### What you need to do:
Please copy out the entries below exactly, beginning with the line that contains "Take the Kripke" and ending with the line that contains "The atoms: p", and include nothing outside that span.

### Material for this exercise:
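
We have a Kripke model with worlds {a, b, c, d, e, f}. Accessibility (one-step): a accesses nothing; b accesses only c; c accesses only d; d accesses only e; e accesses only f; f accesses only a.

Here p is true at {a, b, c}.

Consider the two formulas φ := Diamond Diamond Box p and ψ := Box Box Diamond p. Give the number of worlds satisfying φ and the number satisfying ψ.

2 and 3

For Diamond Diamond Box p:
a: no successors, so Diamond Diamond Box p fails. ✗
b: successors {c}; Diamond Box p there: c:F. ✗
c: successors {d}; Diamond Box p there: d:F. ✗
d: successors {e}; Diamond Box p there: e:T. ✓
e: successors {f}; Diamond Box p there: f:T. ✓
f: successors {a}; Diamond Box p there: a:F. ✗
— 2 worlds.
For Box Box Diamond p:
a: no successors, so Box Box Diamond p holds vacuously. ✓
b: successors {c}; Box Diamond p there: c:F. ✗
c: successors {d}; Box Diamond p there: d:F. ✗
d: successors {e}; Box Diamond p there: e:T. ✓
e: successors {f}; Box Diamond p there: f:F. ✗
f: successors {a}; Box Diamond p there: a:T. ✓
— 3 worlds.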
--
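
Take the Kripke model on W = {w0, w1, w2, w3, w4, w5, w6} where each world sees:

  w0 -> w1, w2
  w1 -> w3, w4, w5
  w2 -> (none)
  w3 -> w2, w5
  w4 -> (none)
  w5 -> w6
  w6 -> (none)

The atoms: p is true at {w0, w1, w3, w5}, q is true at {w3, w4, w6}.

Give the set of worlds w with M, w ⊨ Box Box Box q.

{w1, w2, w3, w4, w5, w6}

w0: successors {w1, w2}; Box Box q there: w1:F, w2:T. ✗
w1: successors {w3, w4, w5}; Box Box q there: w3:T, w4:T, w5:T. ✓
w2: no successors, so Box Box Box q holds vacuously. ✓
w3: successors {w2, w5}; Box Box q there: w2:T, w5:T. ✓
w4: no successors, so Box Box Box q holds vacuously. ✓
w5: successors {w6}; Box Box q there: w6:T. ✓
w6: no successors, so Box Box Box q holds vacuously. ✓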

### Result:
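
Take the Kripke model on W = {w0, w1, w2, w3, w4, w5, w6} where each world sees:

  w0 -> w1, w2
  w1 -> w3, w4, w5
  w2 -> (none)
  w3 -> w2, w5
  w4 -> (none)
  w5 -> w6
  w6 -> (none)

The atoms: p is true at {w0, w1, w3, w5}, q is true at {w3, w4, w6}.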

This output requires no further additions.